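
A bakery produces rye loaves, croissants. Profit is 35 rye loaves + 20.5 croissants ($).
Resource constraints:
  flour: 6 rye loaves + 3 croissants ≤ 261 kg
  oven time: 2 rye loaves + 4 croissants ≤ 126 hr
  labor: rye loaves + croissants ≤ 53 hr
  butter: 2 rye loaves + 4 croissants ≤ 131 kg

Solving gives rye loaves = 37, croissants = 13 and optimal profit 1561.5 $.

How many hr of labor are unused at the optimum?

labor used = 1·37 + 1·13 = 50; slack = 53 − 50 = 3.

3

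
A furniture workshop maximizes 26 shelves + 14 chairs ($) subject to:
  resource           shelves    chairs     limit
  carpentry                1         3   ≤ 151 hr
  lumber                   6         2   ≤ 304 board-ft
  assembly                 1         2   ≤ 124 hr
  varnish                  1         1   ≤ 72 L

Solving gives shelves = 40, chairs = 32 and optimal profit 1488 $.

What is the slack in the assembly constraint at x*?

assembly used = 1·40 + 2·32 = 104; slack = 124 − 104 = 20.

20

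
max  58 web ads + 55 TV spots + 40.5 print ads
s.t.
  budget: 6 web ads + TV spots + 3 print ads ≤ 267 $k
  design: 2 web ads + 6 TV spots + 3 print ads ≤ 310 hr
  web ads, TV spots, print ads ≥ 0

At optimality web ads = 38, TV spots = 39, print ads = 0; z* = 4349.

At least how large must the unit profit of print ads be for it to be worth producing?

45

At the optimum: budget uses 267 of 267 (binding); design uses 310 of 310 (binding).
From A_Bᵀ y = c: 6·y_budget + 2·y_design = 58; 1·y_budget + 6·y_design = 55.
This yields shadow prices y_budget = 7, y_design = 8.
print ads enters the basis when its profit ≥ yᵀa₃ = 7·3 + 8·3 = 45.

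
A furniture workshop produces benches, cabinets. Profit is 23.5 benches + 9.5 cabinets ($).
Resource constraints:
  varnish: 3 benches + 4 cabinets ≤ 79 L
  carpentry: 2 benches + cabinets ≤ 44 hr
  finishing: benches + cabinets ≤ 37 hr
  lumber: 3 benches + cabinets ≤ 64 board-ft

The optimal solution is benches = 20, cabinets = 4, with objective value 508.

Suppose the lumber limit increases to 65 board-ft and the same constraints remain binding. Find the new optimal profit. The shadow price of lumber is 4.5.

Δb = 1, so new z* = 508 + (4.5)·(1) = 508 + 4.5 = 512.5.

512.5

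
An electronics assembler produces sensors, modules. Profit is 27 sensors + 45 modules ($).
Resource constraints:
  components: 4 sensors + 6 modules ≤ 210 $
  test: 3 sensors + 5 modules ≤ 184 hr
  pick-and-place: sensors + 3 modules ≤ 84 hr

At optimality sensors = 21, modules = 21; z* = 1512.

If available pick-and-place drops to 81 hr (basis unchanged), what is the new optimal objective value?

Check each constraint at x*: components 210/210 (tight); test 168/184 (slack 16); pick-and-place 84/84 (tight).
Since test is not tight, its dual is 0.
The binding rows give the dual system: 4·y_components + 1·y_pick-and-place = 27 and 6·y_components + 3·y_pick-and-place = 45.
Solving: y_components = 6, y_pick-and-place = 3.
Δz = y_pick-and-place·Δb = 3 × (-3) = -9, so new z* = 1512 − 9 = 1503.

1503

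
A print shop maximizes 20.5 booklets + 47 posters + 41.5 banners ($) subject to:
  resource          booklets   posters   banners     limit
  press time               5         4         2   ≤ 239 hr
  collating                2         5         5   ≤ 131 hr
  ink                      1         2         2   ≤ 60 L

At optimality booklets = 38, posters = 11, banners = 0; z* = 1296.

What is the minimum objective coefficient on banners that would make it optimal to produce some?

47

Check each constraint at x*: press time 234/239 (slack 5); collating 131/131 (tight); ink 60/60 (tight).
By complementary slackness, y = 0 for the non-binding constraint.
Dual feasibility on the basic columns requires 2·y_collating + 1·y_ink = 20.5, 5·y_collating + 2·y_ink = 47.
This yields shadow prices y_collating = 6, y_ink = 8.5.
banners enters the basis when its profit ≥ yᵀa₃ = 6·5 + 8.5·2 = 47.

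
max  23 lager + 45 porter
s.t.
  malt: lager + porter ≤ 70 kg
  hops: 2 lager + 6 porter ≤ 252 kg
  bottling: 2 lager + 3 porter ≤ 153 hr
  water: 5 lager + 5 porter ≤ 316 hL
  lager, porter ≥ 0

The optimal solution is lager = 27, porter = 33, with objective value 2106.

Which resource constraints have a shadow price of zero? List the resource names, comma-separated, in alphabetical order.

malt, water

malt: 60/70 (slack 10)
hops: 252/252 (binding)
bottling: 153/153 (binding)
water: 300/316 (slack 16)
By complementary slackness, a constraint with positive slack has shadow price 0 → malt, water.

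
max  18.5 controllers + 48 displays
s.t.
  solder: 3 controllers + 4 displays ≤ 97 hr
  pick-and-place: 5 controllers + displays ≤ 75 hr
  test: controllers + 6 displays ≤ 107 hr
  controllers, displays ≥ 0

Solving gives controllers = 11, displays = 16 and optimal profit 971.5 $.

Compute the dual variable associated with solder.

4.5

Check each constraint at x*: solder 97/97 (tight); pick-and-place 71/75 (slack 4); test 107/107 (tight).
Since pick-and-place is not tight, its dual is 0.
From A_Bᵀ y = c: 3·y_solder + 1·y_test = 18.5; 4·y_solder + 6·y_test = 48.
Solving: y_solder = 4.5, y_test = 5.
Shadow price of solder = 4.5.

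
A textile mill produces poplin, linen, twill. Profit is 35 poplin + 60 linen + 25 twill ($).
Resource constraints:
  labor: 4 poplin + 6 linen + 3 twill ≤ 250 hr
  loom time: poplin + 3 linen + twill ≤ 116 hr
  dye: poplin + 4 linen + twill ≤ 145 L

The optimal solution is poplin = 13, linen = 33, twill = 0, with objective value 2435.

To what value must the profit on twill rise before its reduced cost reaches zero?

At the optimum: labor uses 250 of 250 (binding); loom time uses 112 of 116 (slack = 4); dye uses 145 of 145 (binding).
By complementary slackness, y = 0 for the non-binding constraint.
The binding rows give the dual system: 4·y_labor + 1·y_dye = 35 and 6·y_labor + 4·y_dye = 60.
→ y_labor = 8 and y_dye = 3.
twill enters the basis when its profit ≥ yᵀa₃ = 8·3 + 3·1 = 27.

27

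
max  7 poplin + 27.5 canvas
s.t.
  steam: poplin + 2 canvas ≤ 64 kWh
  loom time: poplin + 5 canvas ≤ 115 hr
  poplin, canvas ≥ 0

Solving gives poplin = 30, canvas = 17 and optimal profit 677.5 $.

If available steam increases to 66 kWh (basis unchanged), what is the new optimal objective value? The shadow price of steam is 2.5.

682.5

Δb = 2, so new z* = 677.5 + (2.5)·(2) = 677.5 + 5 = 682.5.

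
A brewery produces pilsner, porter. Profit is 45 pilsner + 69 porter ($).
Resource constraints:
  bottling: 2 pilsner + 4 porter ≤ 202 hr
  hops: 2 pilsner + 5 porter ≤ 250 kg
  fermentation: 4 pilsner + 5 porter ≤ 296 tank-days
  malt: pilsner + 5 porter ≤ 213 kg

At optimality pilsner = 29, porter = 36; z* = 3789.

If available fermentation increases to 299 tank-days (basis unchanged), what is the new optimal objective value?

Binding: bottling and fermentation. Non-binding: hops (12 unused), malt (4 unused).
Since hops, malt are not tight, their duals are 0.
Dual feasibility on the basic columns requires 2·y_bottling + 4·y_fermentation = 45, 4·y_bottling + 5·y_fermentation = 69.
Solving: y_bottling = 8.5, y_fermentation = 7.
Δz = y_fermentation·Δb = 7 × (3) = 21, so new z* = 3789 + 21 = 3810.

3810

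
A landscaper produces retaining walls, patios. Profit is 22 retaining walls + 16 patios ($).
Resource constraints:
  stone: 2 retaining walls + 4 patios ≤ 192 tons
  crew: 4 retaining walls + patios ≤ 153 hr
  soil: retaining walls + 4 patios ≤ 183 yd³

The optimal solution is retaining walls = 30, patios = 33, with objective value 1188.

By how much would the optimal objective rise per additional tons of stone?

Check each constraint at x*: stone 192/192 (tight); crew 153/153 (tight); soil 162/183 (slack 21).
Since soil is not tight, its dual is 0.
From A_Bᵀ y = c: 2·y_stone + 4·y_crew = 22; 4·y_stone + 1·y_crew = 16.
This yields shadow prices y_stone = 3, y_crew = 4.
Shadow price of stone = 3.

3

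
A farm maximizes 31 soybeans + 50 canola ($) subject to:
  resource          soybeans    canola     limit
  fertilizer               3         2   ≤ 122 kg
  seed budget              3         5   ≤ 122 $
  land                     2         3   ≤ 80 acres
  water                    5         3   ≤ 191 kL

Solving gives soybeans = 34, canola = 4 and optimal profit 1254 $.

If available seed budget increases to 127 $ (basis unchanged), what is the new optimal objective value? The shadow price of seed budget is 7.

1289

Δb = 5, so new z* = 1254 + (7)·(5) = 1254 + 35 = 1289.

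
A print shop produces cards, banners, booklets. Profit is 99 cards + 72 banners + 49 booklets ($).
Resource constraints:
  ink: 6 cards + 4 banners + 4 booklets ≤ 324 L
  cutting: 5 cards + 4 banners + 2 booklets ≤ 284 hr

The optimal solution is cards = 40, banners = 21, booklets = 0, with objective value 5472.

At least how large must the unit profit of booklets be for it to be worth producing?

54

Check each constraint at x*: ink 324/324 (tight); cutting 284/284 (tight).
The binding rows give the dual system: 6·y_ink + 5·y_cutting = 99 and 4·y_ink + 4·y_cutting = 72.
→ y_ink = 9 and y_cutting = 9.
booklets enters the basis when its profit ≥ yᵀa₃ = 9·4 + 9·2 = 54.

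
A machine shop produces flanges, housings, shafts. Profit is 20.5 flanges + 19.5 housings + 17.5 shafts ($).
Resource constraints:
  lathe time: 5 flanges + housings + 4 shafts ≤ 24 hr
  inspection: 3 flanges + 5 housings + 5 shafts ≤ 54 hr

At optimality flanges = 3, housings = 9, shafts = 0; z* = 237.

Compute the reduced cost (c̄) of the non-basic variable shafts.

-8

Check each constraint at x*: lathe time 24/24 (tight); inspection 54/54 (tight).
From A_Bᵀ y = c: 5·y_lathe time + 3·y_inspection = 20.5; 1·y_lathe time + 5·y_inspection = 19.5.
This yields shadow prices y_lathe time = 2, y_inspection = 3.5.
Reduced cost of shafts: c₃ − yᵀa₃ = 17.5 − (2·4 + 3.5·5) = 17.5 − 25.5 = -8.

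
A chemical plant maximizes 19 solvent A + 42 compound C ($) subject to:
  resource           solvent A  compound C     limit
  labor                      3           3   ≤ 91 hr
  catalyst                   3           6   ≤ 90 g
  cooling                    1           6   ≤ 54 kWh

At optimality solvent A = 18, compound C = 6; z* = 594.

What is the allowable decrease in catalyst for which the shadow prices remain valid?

Binding constraints: catalyst, cooling. The basis is B = [[3,6],[1,6]] with det 12.
Per unit decrease in catalyst, x* moves by d = (-0.5, 0.0833).
The basis stays optimal until solvent A reaches 0; allowable decrease = 36 g.

36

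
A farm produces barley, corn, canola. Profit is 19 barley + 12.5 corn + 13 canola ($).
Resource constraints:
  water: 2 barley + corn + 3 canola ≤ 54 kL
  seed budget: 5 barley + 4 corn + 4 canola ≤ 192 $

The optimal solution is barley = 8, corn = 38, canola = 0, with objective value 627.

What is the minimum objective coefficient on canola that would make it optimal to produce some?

At the optimum: water uses 54 of 54 (binding); seed budget uses 192 of 192 (binding).
From A_Bᵀ y = c: 2·y_water + 5·y_seed budget = 19; 1·y_water + 4·y_seed budget = 12.5.
This yields shadow prices y_water = 4.5, y_seed budget = 2.
canola enters the basis when its profit ≥ yᵀa₃ = 4.5·3 + 2·4 = 21.5.

21.5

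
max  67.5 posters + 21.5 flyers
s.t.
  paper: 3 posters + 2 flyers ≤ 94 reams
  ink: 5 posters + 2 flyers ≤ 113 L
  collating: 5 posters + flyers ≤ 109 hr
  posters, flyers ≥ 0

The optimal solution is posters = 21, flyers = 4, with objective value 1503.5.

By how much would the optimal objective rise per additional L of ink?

8

Check each constraint at x*: paper 71/94 (slack 23); ink 113/113 (tight); collating 109/109 (tight).
By complementary slackness, y = 0 for the non-binding constraint.
Dual feasibility on the basic columns requires 5·y_ink + 5·y_collating = 67.5, 2·y_ink + 1·y_collating = 21.5.
This yields shadow prices y_ink = 8, y_collating = 5.5.
Shadow price of ink = 8.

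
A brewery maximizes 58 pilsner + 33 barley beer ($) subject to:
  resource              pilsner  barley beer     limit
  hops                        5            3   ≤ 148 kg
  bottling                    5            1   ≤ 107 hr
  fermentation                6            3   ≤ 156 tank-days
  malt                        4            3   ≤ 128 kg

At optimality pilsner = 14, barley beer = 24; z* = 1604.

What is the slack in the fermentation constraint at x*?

0

fermentation used = 6·14 + 3·24 = 156; slack = 156 − 156 = 0.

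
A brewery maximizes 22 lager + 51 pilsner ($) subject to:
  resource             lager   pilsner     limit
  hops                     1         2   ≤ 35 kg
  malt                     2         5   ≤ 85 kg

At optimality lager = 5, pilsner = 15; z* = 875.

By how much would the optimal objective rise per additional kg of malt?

7

At the optimum: hops uses 35 of 35 (binding); malt uses 85 of 85 (binding).
From A_Bᵀ y = c: 1·y_hops + 2·y_malt = 22; 2·y_hops + 5·y_malt = 51.
→ y_hops = 8 and y_malt = 7.
Shadow price of malt = 7.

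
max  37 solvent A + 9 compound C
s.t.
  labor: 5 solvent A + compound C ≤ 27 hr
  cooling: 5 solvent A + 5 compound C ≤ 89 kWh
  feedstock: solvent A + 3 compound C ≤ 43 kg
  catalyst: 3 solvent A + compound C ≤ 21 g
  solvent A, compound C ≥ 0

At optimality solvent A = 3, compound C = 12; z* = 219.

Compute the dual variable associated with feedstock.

Check each constraint at x*: labor 27/27 (tight); cooling 75/89 (slack 14); feedstock 39/43 (slack 4); catalyst 21/21 (tight).
Since cooling, feedstock are not tight, their duals are 0.
From A_Bᵀ y = c: 5·y_labor + 3·y_catalyst = 37; 1·y_labor + 1·y_catalyst = 9.
This yields shadow prices y_labor = 5, y_catalyst = 4.
Shadow price of feedstock = 0.

0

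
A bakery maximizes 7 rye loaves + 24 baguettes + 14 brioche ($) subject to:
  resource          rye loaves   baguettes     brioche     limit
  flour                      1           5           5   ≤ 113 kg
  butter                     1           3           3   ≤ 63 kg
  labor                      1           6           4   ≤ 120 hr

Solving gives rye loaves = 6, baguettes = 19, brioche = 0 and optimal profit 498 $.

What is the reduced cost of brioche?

At the optimum: flour uses 101 of 113 (slack = 12); butter uses 63 of 63 (binding); labor uses 120 of 120 (binding).
Since flour is not tight, its dual is 0.
Dual feasibility on the basic columns requires 1·y_butter + 1·y_labor = 7, 3·y_butter + 6·y_labor = 24.
This yields shadow prices y_butter = 6, y_labor = 1.
Reduced cost of brioche: c₃ − yᵀa₃ = 14 − (6·3 + 1·4) = 14 − 22 = -8.

-8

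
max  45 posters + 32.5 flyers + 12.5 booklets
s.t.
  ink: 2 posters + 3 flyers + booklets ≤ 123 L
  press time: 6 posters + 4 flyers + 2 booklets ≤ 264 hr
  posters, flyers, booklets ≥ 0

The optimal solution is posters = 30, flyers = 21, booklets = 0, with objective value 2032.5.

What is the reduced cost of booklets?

At the optimum: ink uses 123 of 123 (binding); press time uses 264 of 264 (binding).
Dual feasibility on the basic columns requires 2·y_ink + 6·y_press time = 45, 3·y_ink + 4·y_press time = 32.5.
→ y_ink = 1.5 and y_press time = 7.
Reduced cost of booklets: c₃ − yᵀa₃ = 12.5 − (1.5·1 + 7·2) = 12.5 − 15.5 = -3.

-3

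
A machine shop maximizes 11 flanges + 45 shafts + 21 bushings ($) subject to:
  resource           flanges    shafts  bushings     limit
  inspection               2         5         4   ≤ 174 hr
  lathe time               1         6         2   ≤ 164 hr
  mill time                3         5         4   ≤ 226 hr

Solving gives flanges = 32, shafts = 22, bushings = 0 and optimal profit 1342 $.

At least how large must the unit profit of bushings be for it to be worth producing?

Check each constraint at x*: inspection 174/174 (tight); lathe time 164/164 (tight); mill time 206/226 (slack 20).
By complementary slackness, y = 0 for the non-binding constraint.
From A_Bᵀ y = c: 2·y_inspection + 1·y_lathe time = 11; 5·y_inspection + 6·y_lathe time = 45.
→ y_inspection = 3 and y_lathe time = 5.
bushings enters the basis when its profit ≥ yᵀa₃ = 3·4 + 5·2 = 22.

22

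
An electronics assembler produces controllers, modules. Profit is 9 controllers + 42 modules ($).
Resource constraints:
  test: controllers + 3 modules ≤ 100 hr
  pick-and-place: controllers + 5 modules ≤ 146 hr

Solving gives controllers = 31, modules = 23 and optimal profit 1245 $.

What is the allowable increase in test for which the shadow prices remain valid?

46

Binding constraints: test, pick-and-place. The basis is B = [[1,3],[1,5]] with det 2.
Per unit increase in test, x* moves by d = (2.5, -0.5).
The basis stays optimal until modules reaches 0; allowable increase = 46 hr.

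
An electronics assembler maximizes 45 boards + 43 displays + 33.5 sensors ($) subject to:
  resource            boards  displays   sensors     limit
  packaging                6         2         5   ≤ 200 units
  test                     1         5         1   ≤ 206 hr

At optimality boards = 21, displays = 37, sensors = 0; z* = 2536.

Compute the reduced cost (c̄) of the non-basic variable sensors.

-5

At the optimum: packaging uses 200 of 200 (binding); test uses 206 of 206 (binding).
The binding rows give the dual system: 6·y_packaging + 1·y_test = 45 and 2·y_packaging + 5·y_test = 43.
→ y_packaging = 6.5 and y_test = 6.
Reduced cost of sensors: c₃ − yᵀa₃ = 33.5 − (6.5·5 + 6·1) = 33.5 − 38.5 = -5.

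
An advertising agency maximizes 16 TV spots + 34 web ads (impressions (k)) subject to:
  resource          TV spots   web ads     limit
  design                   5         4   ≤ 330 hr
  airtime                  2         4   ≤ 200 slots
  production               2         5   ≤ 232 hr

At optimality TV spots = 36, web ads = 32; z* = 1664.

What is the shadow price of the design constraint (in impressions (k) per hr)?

0

Binding: airtime and production. Non-binding: design (22 unused).
Since design is not tight, its dual is 0.
From A_Bᵀ y = c: 2·y_airtime + 2·y_production = 16; 4·y_airtime + 5·y_production = 34.
Solving: y_airtime = 6, y_production = 2.
Shadow price of design = 0.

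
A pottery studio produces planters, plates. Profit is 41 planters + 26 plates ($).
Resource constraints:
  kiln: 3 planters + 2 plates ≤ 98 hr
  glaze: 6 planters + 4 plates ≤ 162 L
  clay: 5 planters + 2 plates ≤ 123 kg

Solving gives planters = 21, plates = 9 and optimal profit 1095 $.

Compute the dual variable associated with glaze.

Binding: glaze and clay. Non-binding: kiln (17 unused).
By complementary slackness, y = 0 for the non-binding constraint.
The binding rows give the dual system: 6·y_glaze + 5·y_clay = 41 and 4·y_glaze + 2·y_clay = 26.
→ y_glaze = 6 and y_clay = 1.
Shadow price of glaze = 6.

6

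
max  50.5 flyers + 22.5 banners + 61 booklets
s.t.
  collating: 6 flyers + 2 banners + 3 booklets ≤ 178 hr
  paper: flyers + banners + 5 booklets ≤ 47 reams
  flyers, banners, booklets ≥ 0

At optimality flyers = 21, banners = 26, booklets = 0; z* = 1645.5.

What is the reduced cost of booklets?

-2.5

Check each constraint at x*: collating 178/178 (tight); paper 47/47 (tight).
Dual feasibility on the basic columns requires 6·y_collating + 1·y_paper = 50.5, 2·y_collating + 1·y_paper = 22.5.
Solving: y_collating = 7, y_paper = 8.5.
Reduced cost of booklets: c₃ − yᵀa₃ = 61 − (7·3 + 8.5·5) = 61 − 63.5 = -2.5.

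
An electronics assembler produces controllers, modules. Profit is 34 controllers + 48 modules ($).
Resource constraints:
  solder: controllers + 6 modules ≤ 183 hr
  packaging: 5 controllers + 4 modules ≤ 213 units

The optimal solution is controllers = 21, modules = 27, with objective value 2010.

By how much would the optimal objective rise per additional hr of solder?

4

Check each constraint at x*: solder 183/183 (tight); packaging 213/213 (tight).
Dual feasibility on the basic columns requires 1·y_solder + 5·y_packaging = 34, 6·y_solder + 4·y_packaging = 48.
→ y_solder = 4 and y_packaging = 6.
Shadow price of solder = 4.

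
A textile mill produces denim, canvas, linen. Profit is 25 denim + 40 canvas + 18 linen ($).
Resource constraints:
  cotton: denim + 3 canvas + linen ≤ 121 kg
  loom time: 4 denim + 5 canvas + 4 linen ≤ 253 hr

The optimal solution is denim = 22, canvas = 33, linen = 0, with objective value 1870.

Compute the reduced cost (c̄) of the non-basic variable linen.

-7

Both cotton and loom time are binding at x*.
From A_Bᵀ y = c: 1·y_cotton + 4·y_loom time = 25; 3·y_cotton + 5·y_loom time = 40.
Solving: y_cotton = 5, y_loom time = 5.
Reduced cost of linen: c₃ − yᵀa₃ = 18 − (5·1 + 5·4) = 18 − 25 = -7.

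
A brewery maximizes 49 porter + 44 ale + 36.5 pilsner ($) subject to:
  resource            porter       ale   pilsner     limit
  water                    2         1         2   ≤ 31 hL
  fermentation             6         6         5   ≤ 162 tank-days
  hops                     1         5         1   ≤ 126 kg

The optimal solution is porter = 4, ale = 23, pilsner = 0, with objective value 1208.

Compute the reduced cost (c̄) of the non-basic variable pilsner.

Binding: water and fermentation. Non-binding: hops (7 unused).
By complementary slackness, y = 0 for the non-binding constraint.
From A_Bᵀ y = c: 2·y_water + 6·y_fermentation = 49; 1·y_water + 6·y_fermentation = 44.
This yields shadow prices y_water = 5, y_fermentation = 6.5.
Reduced cost of pilsner: c₃ − yᵀa₃ = 36.5 − (5·2 + 6.5·5) = 36.5 − 42.5 = -6.

-6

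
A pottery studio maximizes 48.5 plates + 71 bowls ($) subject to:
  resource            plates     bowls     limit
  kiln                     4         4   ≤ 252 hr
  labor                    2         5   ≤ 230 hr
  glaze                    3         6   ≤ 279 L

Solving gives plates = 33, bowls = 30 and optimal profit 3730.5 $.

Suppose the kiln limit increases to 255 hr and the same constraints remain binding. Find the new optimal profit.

3750

Check each constraint at x*: kiln 252/252 (tight); labor 216/230 (slack 14); glaze 279/279 (tight).
By complementary slackness, y = 0 for the non-binding constraint.
The binding rows give the dual system: 4·y_kiln + 3·y_glaze = 48.5 and 4·y_kiln + 6·y_glaze = 71.
Solving: y_kiln = 6.5, y_glaze = 7.5.
Δz = y_kiln·Δb = 6.5 × (3) = 19.5, so new z* = 3730.5 + 19.5 = 3750.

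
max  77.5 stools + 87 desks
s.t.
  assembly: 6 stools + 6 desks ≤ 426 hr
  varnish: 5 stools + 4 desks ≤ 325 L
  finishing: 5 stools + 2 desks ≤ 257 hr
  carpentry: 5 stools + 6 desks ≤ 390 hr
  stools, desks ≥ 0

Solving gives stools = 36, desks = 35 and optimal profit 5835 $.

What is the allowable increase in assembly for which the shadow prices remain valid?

Binding constraints: assembly, carpentry. The basis is B = [[6,6],[5,6]] with det 6.
Per unit increase in assembly, x* moves by d = (1, -0.8333).
The basis stays optimal until finishing becomes binding; allowable increase = 2.1 hr.

2.1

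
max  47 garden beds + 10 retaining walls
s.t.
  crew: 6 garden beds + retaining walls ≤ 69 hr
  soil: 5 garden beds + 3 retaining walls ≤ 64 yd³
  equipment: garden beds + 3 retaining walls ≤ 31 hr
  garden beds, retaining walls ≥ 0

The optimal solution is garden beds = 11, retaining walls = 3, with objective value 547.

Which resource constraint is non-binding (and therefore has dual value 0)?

equipment

crew: 69/69 (binding)
soil: 64/64 (binding)
equipment: 20/31 (slack 11)
By complementary slackness, a constraint with positive slack has shadow price 0 → equipment.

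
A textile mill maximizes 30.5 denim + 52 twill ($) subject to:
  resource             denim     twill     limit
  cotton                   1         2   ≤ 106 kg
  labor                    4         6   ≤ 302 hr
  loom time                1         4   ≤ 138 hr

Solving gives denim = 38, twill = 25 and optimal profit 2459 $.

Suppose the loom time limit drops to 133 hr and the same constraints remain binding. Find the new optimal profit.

Binding: labor and loom time. Non-binding: cotton (18 unused).
Since cotton is not tight, its dual is 0.
The binding rows give the dual system: 4·y_labor + 1·y_loom time = 30.5 and 6·y_labor + 4·y_loom time = 52.
→ y_labor = 7 and y_loom time = 2.5.
Δz = y_loom time·Δb = 2.5 × (-5) = -12.5, so new z* = 2459 − 12.5 = 2446.5.

2446.5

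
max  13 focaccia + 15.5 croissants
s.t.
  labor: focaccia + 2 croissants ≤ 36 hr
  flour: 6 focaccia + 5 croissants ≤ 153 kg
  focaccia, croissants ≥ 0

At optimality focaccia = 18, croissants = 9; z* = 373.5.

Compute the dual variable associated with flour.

Check each constraint at x*: labor 36/36 (tight); flour 153/153 (tight).
Dual feasibility on the basic columns requires 1·y_labor + 6·y_flour = 13, 2·y_labor + 5·y_flour = 15.5.
Solving: y_labor = 4, y_flour = 1.5.
Shadow price of flour = 1.5.

1.5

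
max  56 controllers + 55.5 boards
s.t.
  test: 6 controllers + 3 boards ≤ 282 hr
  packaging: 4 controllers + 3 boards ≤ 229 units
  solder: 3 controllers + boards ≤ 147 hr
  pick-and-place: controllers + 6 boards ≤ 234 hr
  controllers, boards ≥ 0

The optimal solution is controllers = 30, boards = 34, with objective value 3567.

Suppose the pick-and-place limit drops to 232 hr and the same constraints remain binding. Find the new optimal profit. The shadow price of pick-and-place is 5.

Δb = -2, so new z* = 3567 + (5)·(-2) = 3567 − 10 = 3557.

3557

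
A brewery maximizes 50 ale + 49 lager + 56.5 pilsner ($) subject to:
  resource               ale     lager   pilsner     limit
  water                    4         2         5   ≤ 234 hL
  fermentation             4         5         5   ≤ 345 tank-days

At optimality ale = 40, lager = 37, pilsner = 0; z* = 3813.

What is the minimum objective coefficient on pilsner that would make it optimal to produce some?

62.5

At the optimum: water uses 234 of 234 (binding); fermentation uses 345 of 345 (binding).
Dual feasibility on the basic columns requires 4·y_water + 4·y_fermentation = 50, 2·y_water + 5·y_fermentation = 49.
This yields shadow prices y_water = 4.5, y_fermentation = 8.
pilsner enters the basis when its profit ≥ yᵀa₃ = 4.5·5 + 8·5 = 62.5.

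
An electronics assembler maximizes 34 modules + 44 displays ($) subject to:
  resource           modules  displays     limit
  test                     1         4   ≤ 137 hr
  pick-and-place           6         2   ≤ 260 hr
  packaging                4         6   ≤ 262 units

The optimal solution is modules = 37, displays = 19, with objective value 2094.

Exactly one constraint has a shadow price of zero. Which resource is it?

test

test: 113/137 (slack 24)
pick-and-place: 260/260 (binding)
packaging: 262/262 (binding)
By complementary slackness, a constraint with positive slack has shadow price 0 → test.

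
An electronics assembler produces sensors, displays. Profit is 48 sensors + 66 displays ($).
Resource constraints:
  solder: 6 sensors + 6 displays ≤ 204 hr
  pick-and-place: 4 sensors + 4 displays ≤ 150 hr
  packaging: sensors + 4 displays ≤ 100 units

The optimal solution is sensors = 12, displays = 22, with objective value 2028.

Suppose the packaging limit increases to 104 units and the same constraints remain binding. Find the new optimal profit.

2052

At the optimum: solder uses 204 of 204 (binding); pick-and-place uses 136 of 150 (slack = 14); packaging uses 100 of 100 (binding).
Slack constraints have shadow price 0 (complementary slackness).
From A_Bᵀ y = c: 6·y_solder + 1·y_packaging = 48; 6·y_solder + 4·y_packaging = 66.
This yields shadow prices y_solder = 7, y_packaging = 6.
Δz = y_packaging·Δb = 6 × (4) = 24, so new z* = 2028 + 24 = 2052.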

****************

▸ Your task: Search the listing above for the lines with "Solving gives stools" and "The optimal solution is garden", then output those lines and all lines between them exactly.

▸ Output:
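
Solving gives stools = 36, desks = 35 and optimal profit 5835 $.

What is the allowable increase in assembly for which the shadow prices remain valid?

Binding constraints: assembly, carpentry. The basis is B = [[6,6],[5,6]] with det 6.
Per unit increase in assembly, x* moves by d = (1, -0.8333).
The basis stays optimal until finishing becomes binding; allowable increase = 2.1 hr.

2.1

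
max  47 garden beds + 10 retaining walls
s.t.
  crew: 6 garden beds + retaining walls ≤ 69 hr
  soil: 5 garden beds + 3 retaining walls ≤ 64 yd³
  equipment: garden beds + 3 retaining walls ≤ 31 hr
  garden beds, retaining walls ≥ 0

The optimal solution is garden beds = 11, retaining walls = 3, with objective value 547.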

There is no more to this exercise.